## BRIEF
Only certain lines below are wanted: those starting at the line containing "Proposed strategy profile: Country" and ending at the line containing "Is this strategy", both included, each retyped exactly.
- Opening Delimiter -
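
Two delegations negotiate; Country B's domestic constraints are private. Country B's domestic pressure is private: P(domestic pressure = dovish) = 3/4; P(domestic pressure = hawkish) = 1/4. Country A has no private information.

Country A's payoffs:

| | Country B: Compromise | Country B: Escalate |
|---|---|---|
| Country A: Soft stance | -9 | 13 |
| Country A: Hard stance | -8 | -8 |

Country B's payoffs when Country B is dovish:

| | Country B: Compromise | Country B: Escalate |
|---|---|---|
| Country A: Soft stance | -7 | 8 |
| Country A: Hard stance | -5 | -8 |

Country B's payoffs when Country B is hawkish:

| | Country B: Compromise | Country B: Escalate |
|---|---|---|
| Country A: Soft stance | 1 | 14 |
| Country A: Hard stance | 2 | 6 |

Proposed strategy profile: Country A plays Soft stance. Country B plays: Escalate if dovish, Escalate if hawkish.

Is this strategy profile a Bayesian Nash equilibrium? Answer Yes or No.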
- Closing Delimiter -
- Opening Delimiter -
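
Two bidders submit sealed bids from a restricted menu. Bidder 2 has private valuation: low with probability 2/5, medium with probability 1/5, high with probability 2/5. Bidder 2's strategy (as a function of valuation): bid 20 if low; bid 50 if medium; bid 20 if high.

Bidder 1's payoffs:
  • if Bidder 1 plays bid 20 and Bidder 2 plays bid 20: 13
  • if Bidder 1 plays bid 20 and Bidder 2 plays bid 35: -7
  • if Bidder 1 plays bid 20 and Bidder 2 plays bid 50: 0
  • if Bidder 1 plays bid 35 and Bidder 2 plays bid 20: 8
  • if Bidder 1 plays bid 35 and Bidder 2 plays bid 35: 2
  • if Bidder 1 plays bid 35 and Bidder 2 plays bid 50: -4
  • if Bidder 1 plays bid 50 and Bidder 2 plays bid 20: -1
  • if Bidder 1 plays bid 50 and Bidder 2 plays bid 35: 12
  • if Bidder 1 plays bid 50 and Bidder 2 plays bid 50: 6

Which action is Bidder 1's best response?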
- Closing Delimiter -
## EXERCISE SOLUTION
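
Proposed strategy profile: Country A plays Soft stance. Country B plays: Escalate if dovish, Escalate if hawkish.

Is this strategy profile a Bayesian Nash equilibrium? Answer Yes or No.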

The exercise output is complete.